EXERCISE DIRECTIONS:
If a line in the entries contains the string "right", include that line in your answer.

Records from a data collection:

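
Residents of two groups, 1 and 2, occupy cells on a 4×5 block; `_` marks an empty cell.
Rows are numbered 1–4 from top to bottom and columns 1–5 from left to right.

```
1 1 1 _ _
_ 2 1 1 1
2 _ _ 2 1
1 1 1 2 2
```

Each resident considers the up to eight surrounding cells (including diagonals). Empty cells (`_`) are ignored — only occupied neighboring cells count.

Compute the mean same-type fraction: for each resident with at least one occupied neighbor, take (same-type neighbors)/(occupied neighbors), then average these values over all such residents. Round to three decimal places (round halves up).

Row 1: (1,1)1 1/2 · (1,2)1 3/4 · (1,3)1 3/4
Row 2: (2,2)2 1/5 · (2,3)1 3/5 · (2,4)1 4/5 · (2,5)1 2/3
Row 3: (3,1)2 1/3 · (3,4)2 2/7 · (3,5)1 2/5
Row 4: (4,1)1 1/2 · (4,2)1 2/3 · (4,3)1 1/3 · (4,4)2 2/4 · (4,5)2 2/3
Sum over 15 residents: 1/2 + 3/4 + 3/4 + 1/5 + 3/5 + 4/5 + 2/3 + 1/3 + 2/7 + 2/5 + 1/2 + 2/3 + 1/3 + 2/4 + 2/3 = 167/21; mean = 167/21 ÷ 15 = 167/315 = 0.530158… → 0.530.

0.530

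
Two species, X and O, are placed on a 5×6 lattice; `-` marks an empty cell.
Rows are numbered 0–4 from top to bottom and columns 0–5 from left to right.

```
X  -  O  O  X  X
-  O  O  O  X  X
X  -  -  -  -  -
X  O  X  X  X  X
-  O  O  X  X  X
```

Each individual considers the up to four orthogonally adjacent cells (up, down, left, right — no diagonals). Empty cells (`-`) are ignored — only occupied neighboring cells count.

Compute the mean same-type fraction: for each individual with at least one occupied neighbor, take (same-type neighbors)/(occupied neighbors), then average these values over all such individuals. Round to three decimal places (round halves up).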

RESULT OF THIS TASK:
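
Rows are numbered 1–4 from top to bottom and columns 1–5 from left to right.
Rows are numbered 0–4 from top to bottom and columns 0–5 from left to right.
Each individual considers the up to four orthogonally adjacent cells (up, down, left, right — no diagonals). Empty cells (`-`) are ignored — only occupied neighboring cells count.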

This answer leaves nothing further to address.